§ **What the exercise asks**
Please look for the string "there" below and report every line in which it occurs.

-- Opening Marker --

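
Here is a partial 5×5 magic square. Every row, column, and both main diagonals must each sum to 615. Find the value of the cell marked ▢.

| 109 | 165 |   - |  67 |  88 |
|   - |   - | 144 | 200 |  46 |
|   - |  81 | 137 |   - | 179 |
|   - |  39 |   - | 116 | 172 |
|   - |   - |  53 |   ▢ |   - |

From row 1, 615 − (109 + 165 + 67 + 88) gives (1,3) = 186.
Using column 3: 186 + 144 + 137 + 53 + ? → (4,3) = 615 − 520 = 95.
From column 5, 615 − (88 + 46 + 179 + 172) gives (5,5) = 130.
Main diagonal: 109 + 137 + 116 + 130 + ? = 615, so (2,2) = 123.
Anti-diagonal needs 615; the known cells sum to 464, so (5,1) = 151.
Row 2 must total 615; the given cells sum to 513, so (2,1) = 102.
Using row 4: 39 + 95 + 116 + 172 + ? → (4,1) = 615 − 422 = 193.
From column 1, 615 − (109 + 102 + 193 + 151) gives (3,1) = 60.
The remaining cell in column 2 is (5,2) = 615 − 408 = 207.
Row 3 needs 615; the known cells sum to 457, so (3,4) = 158.
Row 5 must total 615; the given cells sum to 541, so (5,4) = 74.

74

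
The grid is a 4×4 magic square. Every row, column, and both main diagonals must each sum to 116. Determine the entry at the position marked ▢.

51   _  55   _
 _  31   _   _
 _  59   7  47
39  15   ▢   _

35

Using row 3: 59 + 7 + 47 + ? → (3,1) = 116 − 113 = 3.
From column 1, 116 − (51 + 3 + 39) gives (2,1) = 23.
Column 2 must total 116; the given cells sum to 105, so (1,2) = 11.
Main diagonal: 51 + 31 + 7 + ? = 116, so (4,4) = 27.
Using row 1: 51 + 11 + 55 + ? → (1,4) = 116 − 117 = -1.
From row 4, 116 − (39 + 15 + 27) gives (4,3) = 35.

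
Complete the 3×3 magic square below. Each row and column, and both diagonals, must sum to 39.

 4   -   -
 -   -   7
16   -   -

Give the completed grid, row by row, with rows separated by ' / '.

Column 1 must total 39; the given cells sum to 20, so (2,1) = 19.
Row 2: 19 + 7 + ? = 39, so (2,2) = 13.
Main diagonal must total 39; the given cells sum to 17, so (3,3) = 22.
The remaining cell in anti-diagonal is (1,3) = 39 − 29 = 10.
Row 1 must total 39; the given cells sum to 14, so (1,2) = 25.
Row 3: 16 + 22 + ? = 39, so (3,2) = 1.

4 25 10 / 19 13 7 / 16 1 22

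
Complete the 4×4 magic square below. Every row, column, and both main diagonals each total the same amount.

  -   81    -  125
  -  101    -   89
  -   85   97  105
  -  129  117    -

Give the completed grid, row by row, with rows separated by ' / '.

121 81 69 125 / 93 101 113 89 / 109 85 97 105 / 73 129 117 77

Column 2 is already complete: 81 + 101 + 85 + 129 = 396, so that is the magic constant.
Row 3 needs 396; the known cells sum to 287, so (3,1) = 109.
The remaining cell in column 4 is (4,4) = 396 − 319 = 77.
From main diagonal, 396 − (101 + 97 + 77) gives (1,1) = 121.
The remaining cell in row 1 is (1,3) = 396 − 327 = 69.
Using row 4: 129 + 117 + 77 + ? → (4,1) = 396 − 323 = 73.
Column 1 needs 396; the known cells sum to 303, so (2,1) = 93.
From column 3, 396 − (69 + 97 + 117) gives (2,3) = 113.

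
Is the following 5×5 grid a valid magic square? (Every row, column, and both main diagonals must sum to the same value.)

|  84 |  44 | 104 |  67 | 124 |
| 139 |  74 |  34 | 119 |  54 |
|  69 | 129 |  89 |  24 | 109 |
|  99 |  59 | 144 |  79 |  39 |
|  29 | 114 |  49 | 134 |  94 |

No — column 4 sums to 423 but row 5 sums to 420.

Row 1: 84 + 44 + 104 + 67 + 124 = 423.
Row 2: 139 + 74 + 34 + 119 + 54 = 420.
Row 3: 69 + 129 + 89 + 24 + 109 = 420.
Row 4: 99 + 59 + 144 + 79 + 39 = 420.
Row 5: 29 + 114 + 49 + 134 + 94 = 420.
Column 1: 84 + 139 + 69 + 99 + 29 = 420.
Column 2: 44 + 74 + 129 + 59 + 114 = 420.
Column 3: 104 + 34 + 89 + 144 + 49 = 420.
Column 4: 67 + 119 + 24 + 79 + 134 = 423.
Column 5: 124 + 54 + 109 + 39 + 94 = 420.
Main diagonal: 84 + 74 + 89 + 79 + 94 = 420.
Anti-diagonal: 124 + 119 + 89 + 59 + 29 = 420.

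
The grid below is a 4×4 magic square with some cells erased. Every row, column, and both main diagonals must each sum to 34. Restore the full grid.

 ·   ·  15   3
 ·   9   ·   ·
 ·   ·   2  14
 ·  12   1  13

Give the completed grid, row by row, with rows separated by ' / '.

10 6 15 3 / 5 9 16 4 / 11 7 2 14 / 8 12 1 13

Row 4 needs 34; the known cells sum to 26, so (4,1) = 8.
From column 3, 34 − (15 + 2 + 1) gives (2,3) = 16.
Column 4 must total 34; the given cells sum to 30, so (2,4) = 4.
Main diagonal must total 34; the given cells sum to 24, so (1,1) = 10.
Anti-diagonal must total 34; the given cells sum to 27, so (3,2) = 7.
The remaining cell in row 1 is (1,2) = 34 − 28 = 6.
The remaining cell in row 2 is (2,1) = 34 − 29 = 5.
Row 3: 7 + 2 + 14 + ? = 34, so (3,1) = 11.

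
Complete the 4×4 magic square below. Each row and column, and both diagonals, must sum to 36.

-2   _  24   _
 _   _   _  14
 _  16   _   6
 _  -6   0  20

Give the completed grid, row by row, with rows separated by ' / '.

Row 4 needs 36; the known cells sum to 14, so (4,1) = 22.
Using column 4: 14 + 6 + 20 + ? → (1,4) = 36 − 40 = -4.
The remaining cell in anti-diagonal is (2,3) = 36 − 34 = 2.
Using row 1: -2 + 24 + (-4) + ? → (1,2) = 36 − 18 = 18.
The remaining cell in column 2 is (2,2) = 36 − 28 = 8.
Using column 3: 24 + 2 + 0 + ? → (3,3) = 36 − 26 = 10.
From row 2, 36 − (8 + 2 + 14) gives (2,1) = 12.
Row 3 must total 36; the given cells sum to 32, so (3,1) = 4.

-2 18 24 -4 / 12 8 2 14 / 4 16 10 6 / 22 -6 0 20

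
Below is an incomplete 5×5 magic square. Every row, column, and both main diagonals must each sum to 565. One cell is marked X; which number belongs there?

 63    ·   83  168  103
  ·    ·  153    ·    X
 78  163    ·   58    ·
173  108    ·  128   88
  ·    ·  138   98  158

73

Using row 1: 63 + 83 + 168 + 103 + ? → (1,2) = 565 − 417 = 148.
Row 4 must total 565; the given cells sum to 497, so (4,3) = 68.
Column 3 needs 565; the known cells sum to 442, so (3,3) = 123.
Using column 4: 168 + 58 + 128 + 98 + ? → (2,4) = 565 − 452 = 113.
Main diagonal: 63 + 123 + 128 + 158 + ? = 565, so (2,2) = 93.
Using anti-diagonal: 103 + 113 + 123 + 108 + ? → (5,1) = 565 − 447 = 118.
From row 3, 565 − (78 + 163 + 123 + 58) gives (3,5) = 143.
Row 5 must total 565; the given cells sum to 512, so (5,2) = 53.
Column 1 needs 565; the known cells sum to 432, so (2,1) = 133.
Column 5 must total 565; the given cells sum to 492, so (2,5) = 73.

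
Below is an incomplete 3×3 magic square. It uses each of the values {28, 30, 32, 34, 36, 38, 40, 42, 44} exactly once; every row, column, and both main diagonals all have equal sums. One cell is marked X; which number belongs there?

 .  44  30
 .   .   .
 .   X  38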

-- Closing Marker --

§ **Result for this task**
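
Below is an incomplete 5×5 magic square. Every row, column, and both main diagonals must each sum to 565. One cell is marked X; which number belongs there?
Below is an incomplete 3×3 magic square. It uses each of the values {28, 30, 32, 34, 36, 38, 40, 42, 44} exactly once; every row, column, and both main diagonals all have equal sums. One cell is marked X; which number belongs there?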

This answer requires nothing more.